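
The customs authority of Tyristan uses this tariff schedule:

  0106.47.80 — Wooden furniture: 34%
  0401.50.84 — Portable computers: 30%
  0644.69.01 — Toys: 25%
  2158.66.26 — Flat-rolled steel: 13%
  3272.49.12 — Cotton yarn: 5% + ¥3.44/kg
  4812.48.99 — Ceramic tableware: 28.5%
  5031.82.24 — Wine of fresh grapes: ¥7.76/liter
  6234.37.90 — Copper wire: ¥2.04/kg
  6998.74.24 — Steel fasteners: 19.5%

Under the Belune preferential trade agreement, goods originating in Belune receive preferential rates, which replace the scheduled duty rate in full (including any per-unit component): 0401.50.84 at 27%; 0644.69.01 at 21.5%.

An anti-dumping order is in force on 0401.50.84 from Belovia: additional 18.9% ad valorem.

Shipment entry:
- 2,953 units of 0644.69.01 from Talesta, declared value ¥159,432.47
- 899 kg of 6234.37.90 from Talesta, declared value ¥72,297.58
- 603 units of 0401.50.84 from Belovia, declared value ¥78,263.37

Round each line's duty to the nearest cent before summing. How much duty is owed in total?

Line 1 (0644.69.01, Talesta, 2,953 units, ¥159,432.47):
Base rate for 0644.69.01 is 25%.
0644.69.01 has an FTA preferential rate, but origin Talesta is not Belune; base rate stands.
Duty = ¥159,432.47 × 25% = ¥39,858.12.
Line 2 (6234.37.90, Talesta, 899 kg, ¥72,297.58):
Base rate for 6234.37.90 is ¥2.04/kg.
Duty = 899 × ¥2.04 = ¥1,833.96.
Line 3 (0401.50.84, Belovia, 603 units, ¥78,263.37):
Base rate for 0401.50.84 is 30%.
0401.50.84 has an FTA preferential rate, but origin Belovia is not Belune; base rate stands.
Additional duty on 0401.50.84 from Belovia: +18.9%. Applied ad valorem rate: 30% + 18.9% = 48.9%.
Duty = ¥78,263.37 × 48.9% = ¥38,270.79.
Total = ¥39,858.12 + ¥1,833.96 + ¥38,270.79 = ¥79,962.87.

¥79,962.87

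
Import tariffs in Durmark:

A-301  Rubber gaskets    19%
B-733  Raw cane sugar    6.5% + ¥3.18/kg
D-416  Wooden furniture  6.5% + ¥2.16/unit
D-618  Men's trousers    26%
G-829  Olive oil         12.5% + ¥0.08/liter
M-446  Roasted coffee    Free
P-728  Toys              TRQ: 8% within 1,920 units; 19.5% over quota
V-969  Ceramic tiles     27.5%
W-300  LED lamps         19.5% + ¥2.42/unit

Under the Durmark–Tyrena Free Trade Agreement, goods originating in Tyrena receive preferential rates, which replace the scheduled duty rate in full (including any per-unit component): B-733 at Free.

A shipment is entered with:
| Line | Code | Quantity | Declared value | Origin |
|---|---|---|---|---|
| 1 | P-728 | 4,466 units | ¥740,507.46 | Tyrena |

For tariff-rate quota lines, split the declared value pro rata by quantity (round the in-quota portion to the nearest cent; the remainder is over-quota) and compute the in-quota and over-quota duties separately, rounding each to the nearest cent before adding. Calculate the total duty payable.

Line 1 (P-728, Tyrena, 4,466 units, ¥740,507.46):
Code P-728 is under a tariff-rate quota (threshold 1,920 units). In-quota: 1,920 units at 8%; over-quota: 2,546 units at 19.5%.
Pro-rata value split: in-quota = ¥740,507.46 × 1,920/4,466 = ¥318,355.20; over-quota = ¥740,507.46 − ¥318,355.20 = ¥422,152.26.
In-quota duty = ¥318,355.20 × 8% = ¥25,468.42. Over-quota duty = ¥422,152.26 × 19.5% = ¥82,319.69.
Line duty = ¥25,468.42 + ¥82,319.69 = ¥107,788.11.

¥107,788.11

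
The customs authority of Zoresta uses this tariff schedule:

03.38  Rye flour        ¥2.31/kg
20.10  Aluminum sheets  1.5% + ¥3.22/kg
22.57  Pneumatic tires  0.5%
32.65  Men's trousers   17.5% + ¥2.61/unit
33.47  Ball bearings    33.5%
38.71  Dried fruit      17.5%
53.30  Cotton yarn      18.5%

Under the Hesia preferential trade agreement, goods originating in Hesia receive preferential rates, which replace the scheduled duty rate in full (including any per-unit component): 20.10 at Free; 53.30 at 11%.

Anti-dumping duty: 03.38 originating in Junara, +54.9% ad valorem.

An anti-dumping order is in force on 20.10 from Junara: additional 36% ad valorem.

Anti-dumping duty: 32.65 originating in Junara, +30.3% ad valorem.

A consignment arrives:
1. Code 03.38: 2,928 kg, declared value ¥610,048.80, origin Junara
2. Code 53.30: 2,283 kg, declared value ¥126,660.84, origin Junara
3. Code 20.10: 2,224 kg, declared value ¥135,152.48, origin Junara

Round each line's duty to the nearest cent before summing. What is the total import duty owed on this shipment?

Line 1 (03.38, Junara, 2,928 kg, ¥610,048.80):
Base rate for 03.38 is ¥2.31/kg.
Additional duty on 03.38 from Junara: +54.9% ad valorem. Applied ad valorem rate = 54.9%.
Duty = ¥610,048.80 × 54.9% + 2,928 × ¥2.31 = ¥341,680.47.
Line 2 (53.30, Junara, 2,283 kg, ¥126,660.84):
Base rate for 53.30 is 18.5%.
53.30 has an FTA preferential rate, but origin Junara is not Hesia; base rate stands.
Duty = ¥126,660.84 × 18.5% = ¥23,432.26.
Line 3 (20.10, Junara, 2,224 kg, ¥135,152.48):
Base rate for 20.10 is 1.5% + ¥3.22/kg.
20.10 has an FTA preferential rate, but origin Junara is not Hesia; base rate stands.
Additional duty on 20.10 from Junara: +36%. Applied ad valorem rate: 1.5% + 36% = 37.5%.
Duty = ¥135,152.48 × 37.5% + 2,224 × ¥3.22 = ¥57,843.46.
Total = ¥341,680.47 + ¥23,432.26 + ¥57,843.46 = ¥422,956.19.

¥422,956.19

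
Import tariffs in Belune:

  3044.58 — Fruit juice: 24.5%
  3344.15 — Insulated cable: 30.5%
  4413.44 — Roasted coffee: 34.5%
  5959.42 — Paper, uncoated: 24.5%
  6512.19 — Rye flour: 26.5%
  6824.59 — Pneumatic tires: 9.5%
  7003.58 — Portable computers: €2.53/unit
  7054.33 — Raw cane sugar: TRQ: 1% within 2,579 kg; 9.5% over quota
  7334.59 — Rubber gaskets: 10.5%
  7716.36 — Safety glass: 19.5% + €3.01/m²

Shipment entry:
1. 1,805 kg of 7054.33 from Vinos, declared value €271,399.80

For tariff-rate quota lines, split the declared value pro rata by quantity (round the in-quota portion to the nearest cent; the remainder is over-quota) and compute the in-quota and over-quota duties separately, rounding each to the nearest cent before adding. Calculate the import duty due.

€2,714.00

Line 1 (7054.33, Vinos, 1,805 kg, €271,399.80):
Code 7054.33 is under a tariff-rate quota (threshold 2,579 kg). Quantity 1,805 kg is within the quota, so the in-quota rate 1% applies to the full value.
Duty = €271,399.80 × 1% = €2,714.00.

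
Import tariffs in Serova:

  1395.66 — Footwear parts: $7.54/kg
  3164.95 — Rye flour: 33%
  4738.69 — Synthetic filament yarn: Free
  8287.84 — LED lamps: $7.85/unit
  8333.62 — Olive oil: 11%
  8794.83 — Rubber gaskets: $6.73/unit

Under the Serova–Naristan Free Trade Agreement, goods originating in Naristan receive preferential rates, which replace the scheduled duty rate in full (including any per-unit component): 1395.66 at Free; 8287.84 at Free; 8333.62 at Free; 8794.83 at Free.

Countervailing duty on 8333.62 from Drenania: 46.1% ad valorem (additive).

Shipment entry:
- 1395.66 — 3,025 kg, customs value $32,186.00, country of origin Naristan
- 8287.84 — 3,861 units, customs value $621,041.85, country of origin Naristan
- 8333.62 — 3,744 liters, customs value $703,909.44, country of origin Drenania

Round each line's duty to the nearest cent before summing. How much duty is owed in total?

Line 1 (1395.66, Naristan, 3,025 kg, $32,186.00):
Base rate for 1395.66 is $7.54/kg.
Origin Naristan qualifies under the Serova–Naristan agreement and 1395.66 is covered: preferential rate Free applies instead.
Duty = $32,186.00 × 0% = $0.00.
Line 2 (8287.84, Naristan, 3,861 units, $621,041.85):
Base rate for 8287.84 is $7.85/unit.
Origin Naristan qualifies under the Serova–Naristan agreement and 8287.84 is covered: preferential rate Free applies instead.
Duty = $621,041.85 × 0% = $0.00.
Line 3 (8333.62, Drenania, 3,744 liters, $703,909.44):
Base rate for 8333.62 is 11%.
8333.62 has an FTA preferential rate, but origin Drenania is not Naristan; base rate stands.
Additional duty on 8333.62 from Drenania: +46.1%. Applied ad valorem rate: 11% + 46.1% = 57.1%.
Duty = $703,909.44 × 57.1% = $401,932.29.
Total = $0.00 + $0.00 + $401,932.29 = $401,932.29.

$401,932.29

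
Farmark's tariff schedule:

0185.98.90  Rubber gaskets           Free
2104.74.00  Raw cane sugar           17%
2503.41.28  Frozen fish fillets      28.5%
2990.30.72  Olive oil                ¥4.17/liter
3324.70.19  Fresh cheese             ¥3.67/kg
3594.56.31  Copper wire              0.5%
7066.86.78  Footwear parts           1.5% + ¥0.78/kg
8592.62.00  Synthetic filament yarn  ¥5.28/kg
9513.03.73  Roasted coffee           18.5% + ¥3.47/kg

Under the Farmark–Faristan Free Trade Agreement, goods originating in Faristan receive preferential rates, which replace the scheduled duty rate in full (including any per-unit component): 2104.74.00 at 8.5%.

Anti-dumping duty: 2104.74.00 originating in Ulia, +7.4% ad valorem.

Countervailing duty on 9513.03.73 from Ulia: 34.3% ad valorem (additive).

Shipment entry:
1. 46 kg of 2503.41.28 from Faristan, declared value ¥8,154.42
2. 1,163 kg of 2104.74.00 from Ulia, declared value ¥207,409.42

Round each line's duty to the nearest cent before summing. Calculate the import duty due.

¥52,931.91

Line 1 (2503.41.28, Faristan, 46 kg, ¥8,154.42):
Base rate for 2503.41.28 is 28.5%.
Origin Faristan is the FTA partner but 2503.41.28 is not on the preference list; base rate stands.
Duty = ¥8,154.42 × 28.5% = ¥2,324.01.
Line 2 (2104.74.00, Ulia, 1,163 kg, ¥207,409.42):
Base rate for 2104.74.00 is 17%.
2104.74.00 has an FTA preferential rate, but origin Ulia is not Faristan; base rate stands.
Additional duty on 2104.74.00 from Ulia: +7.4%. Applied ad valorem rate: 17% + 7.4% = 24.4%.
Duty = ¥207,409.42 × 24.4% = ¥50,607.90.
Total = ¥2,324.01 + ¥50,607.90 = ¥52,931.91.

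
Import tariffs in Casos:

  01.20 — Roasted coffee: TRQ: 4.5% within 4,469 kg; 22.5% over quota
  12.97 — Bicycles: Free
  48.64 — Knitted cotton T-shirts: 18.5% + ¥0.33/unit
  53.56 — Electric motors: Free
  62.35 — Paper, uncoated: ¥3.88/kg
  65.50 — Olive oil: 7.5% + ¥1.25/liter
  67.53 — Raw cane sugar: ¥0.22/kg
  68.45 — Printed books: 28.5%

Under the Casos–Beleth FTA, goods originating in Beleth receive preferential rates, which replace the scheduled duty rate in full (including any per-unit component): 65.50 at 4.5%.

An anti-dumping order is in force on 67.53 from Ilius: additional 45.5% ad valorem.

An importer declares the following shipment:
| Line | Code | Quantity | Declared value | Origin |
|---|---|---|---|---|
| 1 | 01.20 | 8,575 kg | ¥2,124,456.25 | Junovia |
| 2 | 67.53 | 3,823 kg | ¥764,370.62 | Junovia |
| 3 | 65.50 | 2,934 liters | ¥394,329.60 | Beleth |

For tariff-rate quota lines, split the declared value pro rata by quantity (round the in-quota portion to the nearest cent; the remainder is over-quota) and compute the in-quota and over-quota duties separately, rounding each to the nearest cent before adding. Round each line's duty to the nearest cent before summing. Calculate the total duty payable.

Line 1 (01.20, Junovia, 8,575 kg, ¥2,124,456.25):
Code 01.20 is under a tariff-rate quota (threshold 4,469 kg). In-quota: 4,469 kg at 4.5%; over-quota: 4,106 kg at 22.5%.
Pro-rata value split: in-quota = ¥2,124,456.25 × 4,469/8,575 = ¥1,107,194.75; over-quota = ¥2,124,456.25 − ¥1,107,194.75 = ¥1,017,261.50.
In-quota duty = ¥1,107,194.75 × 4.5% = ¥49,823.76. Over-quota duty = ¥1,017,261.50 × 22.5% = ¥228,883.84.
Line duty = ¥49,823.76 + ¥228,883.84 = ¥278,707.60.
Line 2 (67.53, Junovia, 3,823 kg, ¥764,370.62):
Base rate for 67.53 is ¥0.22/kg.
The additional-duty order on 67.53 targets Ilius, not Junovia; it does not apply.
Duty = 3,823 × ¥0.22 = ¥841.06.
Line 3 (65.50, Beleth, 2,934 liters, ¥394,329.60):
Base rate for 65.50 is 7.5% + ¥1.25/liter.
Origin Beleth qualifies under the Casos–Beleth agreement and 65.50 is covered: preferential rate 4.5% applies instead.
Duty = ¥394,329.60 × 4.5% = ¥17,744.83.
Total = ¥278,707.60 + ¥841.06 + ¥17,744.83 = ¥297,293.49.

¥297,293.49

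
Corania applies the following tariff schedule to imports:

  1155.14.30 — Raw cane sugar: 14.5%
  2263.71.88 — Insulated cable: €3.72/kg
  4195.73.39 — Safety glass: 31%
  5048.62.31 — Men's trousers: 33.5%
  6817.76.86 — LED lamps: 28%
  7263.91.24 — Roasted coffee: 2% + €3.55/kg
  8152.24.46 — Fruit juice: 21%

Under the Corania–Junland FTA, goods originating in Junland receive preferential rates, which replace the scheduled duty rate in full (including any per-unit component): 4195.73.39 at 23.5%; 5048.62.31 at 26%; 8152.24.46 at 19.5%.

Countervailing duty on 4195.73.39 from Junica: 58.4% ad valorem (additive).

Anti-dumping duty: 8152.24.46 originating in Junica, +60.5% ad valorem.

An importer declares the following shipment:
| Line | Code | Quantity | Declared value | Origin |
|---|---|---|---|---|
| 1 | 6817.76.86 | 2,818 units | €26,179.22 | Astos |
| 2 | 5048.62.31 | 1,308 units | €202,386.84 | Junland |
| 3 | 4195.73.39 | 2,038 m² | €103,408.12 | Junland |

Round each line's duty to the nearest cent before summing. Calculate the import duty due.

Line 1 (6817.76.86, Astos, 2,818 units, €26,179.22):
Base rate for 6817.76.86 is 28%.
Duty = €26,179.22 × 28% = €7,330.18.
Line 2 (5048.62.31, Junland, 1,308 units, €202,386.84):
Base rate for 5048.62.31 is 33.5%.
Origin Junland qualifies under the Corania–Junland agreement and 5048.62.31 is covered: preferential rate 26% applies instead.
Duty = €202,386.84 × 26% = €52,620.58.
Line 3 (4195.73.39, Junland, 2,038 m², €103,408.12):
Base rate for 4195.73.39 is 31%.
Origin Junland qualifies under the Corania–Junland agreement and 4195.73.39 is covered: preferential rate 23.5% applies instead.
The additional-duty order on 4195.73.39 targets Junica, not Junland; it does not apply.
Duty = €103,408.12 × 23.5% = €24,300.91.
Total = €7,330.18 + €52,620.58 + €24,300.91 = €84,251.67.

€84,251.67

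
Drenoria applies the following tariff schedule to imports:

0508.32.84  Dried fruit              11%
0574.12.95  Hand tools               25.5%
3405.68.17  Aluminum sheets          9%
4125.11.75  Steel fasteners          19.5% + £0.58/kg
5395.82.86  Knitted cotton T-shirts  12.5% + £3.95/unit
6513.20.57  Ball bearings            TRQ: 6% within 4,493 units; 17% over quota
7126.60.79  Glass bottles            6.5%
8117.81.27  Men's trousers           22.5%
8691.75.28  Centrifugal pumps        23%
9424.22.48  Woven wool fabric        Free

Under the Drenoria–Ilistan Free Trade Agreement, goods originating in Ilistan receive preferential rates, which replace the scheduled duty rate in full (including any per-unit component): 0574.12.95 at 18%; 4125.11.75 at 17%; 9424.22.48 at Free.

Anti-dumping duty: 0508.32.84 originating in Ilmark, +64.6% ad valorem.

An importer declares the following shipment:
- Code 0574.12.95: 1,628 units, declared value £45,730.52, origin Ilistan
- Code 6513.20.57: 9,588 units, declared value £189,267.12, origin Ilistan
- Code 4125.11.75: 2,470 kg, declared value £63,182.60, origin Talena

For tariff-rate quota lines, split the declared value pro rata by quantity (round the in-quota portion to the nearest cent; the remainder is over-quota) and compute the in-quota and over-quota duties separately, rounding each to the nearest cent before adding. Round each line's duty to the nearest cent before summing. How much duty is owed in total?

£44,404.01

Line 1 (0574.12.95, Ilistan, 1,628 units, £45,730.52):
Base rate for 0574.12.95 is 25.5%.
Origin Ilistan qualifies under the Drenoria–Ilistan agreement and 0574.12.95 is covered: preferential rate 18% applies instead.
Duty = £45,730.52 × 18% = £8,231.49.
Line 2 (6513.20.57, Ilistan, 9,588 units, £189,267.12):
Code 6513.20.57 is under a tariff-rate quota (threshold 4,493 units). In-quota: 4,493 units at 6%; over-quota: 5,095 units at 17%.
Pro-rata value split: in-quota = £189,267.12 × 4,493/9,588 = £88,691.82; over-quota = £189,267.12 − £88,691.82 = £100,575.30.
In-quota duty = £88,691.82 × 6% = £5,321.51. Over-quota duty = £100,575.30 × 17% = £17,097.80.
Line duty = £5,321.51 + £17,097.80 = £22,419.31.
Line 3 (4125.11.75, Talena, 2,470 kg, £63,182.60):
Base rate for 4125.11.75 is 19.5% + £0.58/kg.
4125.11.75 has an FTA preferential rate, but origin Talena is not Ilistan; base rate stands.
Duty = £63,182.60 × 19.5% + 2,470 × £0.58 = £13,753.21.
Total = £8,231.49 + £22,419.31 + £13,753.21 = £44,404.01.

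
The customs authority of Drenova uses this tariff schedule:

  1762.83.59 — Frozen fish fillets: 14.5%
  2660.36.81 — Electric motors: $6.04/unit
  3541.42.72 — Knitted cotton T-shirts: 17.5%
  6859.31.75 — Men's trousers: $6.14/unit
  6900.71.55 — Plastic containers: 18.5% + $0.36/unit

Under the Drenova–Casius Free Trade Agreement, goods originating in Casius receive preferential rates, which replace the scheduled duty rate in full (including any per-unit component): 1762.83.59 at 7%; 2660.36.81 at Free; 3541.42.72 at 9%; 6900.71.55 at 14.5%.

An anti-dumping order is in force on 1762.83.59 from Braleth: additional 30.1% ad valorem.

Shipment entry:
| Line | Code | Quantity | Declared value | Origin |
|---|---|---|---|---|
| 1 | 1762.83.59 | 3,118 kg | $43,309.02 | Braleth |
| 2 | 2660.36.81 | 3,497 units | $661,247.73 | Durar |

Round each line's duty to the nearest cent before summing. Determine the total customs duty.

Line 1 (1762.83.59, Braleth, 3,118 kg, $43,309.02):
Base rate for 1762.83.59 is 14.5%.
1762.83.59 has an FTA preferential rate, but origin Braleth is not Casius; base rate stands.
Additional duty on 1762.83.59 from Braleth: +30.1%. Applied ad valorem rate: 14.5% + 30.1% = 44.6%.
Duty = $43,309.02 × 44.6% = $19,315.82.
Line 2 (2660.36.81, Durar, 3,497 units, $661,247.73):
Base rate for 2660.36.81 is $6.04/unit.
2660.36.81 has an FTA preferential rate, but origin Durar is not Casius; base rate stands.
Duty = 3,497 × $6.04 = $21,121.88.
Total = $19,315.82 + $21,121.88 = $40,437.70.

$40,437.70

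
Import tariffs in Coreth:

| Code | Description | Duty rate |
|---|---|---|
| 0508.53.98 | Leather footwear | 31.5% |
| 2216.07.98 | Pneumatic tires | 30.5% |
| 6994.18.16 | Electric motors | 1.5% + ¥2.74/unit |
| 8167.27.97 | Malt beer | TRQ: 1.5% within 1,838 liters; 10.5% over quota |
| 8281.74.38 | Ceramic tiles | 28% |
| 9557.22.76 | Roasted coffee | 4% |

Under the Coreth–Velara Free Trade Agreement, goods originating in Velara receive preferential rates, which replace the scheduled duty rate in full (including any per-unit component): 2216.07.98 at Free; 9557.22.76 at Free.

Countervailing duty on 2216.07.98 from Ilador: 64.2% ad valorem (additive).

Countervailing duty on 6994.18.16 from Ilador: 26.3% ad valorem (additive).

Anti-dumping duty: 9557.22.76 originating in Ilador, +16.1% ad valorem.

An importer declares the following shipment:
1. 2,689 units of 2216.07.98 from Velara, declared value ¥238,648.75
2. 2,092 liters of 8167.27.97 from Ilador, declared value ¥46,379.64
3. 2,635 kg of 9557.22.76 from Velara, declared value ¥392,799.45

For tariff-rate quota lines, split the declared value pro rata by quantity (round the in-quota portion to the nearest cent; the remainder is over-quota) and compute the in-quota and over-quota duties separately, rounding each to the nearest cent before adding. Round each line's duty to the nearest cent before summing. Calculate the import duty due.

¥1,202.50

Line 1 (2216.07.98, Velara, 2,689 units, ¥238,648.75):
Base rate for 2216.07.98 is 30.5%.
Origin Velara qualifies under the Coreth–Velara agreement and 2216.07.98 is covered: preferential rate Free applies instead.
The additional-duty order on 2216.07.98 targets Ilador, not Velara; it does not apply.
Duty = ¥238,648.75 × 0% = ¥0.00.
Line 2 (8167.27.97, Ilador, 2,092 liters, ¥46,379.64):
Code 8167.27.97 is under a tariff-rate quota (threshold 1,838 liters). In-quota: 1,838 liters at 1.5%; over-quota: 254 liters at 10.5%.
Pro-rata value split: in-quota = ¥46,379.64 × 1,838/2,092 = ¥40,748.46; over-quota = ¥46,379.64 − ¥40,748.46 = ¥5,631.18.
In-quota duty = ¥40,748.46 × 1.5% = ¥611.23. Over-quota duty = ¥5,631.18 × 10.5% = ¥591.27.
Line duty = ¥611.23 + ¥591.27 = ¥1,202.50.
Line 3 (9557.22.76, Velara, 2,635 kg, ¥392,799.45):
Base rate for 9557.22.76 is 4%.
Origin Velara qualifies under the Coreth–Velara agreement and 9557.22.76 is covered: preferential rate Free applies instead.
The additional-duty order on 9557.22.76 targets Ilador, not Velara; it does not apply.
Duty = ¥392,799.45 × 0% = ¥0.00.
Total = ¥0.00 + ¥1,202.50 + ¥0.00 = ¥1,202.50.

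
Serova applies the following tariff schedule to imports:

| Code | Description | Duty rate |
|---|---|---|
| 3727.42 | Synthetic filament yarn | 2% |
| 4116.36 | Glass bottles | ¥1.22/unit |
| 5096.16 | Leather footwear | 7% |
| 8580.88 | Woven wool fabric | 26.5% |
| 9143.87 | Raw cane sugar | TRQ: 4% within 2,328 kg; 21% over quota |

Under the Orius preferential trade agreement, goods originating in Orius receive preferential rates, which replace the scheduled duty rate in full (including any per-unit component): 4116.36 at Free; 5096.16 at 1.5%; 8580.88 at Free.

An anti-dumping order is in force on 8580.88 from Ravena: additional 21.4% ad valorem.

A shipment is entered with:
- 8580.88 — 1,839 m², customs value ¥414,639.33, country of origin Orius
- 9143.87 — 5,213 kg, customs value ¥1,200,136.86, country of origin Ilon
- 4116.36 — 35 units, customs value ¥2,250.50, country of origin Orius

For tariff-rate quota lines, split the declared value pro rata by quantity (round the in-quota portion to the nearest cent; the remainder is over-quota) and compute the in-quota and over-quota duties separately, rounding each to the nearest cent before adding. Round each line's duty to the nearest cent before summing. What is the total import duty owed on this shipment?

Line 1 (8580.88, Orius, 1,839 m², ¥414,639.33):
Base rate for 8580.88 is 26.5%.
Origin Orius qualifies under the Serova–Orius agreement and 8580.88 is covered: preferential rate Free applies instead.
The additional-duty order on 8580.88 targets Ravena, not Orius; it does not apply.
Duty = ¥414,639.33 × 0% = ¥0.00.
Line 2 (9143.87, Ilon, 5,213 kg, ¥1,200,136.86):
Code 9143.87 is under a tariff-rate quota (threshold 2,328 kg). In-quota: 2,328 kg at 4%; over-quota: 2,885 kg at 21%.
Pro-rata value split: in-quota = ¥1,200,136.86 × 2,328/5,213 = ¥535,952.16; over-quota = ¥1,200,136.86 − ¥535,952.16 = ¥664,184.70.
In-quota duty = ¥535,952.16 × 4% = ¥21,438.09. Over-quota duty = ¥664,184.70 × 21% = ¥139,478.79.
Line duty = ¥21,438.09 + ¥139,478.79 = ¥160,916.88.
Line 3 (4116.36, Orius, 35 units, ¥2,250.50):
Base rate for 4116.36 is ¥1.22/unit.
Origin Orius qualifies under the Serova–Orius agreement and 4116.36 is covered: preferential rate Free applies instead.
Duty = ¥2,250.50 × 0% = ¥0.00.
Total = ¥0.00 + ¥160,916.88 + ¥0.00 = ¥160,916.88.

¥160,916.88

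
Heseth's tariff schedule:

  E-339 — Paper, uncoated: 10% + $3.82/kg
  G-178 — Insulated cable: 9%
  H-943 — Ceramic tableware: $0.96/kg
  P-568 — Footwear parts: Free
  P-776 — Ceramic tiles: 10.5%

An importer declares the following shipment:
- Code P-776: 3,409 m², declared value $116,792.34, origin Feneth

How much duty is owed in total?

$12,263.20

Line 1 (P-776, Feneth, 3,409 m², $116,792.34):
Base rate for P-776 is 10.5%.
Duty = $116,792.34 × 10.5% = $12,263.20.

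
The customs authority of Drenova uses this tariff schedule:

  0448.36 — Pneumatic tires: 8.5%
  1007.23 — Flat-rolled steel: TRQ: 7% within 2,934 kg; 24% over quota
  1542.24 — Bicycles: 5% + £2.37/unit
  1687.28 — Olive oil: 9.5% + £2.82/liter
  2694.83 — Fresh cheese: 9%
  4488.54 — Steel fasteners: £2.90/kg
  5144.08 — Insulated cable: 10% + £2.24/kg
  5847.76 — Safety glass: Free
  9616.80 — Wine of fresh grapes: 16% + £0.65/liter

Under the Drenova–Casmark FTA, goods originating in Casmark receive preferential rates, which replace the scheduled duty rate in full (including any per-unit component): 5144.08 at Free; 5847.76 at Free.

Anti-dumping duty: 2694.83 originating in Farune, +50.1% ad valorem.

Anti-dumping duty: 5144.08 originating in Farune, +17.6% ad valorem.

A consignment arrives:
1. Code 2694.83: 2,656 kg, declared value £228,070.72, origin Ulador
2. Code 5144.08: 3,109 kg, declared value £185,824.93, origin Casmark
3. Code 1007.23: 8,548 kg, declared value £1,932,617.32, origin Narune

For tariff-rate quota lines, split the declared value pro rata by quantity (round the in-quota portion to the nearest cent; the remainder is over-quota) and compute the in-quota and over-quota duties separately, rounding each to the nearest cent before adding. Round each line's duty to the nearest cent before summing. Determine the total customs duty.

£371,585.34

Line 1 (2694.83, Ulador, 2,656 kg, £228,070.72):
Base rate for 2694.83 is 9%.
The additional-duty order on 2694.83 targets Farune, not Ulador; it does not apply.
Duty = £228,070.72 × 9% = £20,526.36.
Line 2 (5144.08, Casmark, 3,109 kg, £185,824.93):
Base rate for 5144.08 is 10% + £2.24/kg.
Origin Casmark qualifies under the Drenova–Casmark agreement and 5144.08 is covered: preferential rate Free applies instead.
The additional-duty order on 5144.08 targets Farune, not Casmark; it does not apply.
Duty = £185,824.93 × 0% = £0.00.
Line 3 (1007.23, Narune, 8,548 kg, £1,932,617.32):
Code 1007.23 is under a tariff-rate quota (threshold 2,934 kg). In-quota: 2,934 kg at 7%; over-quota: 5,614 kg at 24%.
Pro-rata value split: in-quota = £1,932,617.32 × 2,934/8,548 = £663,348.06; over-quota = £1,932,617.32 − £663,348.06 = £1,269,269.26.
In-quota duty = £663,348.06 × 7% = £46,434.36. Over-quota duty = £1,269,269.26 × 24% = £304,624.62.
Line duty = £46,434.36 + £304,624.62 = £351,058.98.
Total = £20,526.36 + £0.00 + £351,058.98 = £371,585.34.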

····················

[What you should do]: Quote the records above exactly, from the first line through the line containing "Under the Belune", and nothing more.

[Written response]:
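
The customs authority of Tyristan uses this tariff schedule:

  0106.47.80 — Wooden furniture: 34%
  0401.50.84 — Portable computers: 30%
  0644.69.01 — Toys: 25%
  2158.66.26 — Flat-rolled steel: 13%
  3272.49.12 — Cotton yarn: 5% + ¥3.44/kg
  4812.48.99 — Ceramic tableware: 28.5%
  5031.82.24 — Wine of fresh grapes: ¥7.76/liter
  6234.37.90 — Copper wire: ¥2.04/kg
  6998.74.24 — Steel fasteners: 19.5%

Under the Belune preferential trade agreement, goods originating in Belune receive preferential rates, which replace the scheduled duty rate in full (including any per-unit component): 0401.50.84 at 27%; 0644.69.01 at 21.5%.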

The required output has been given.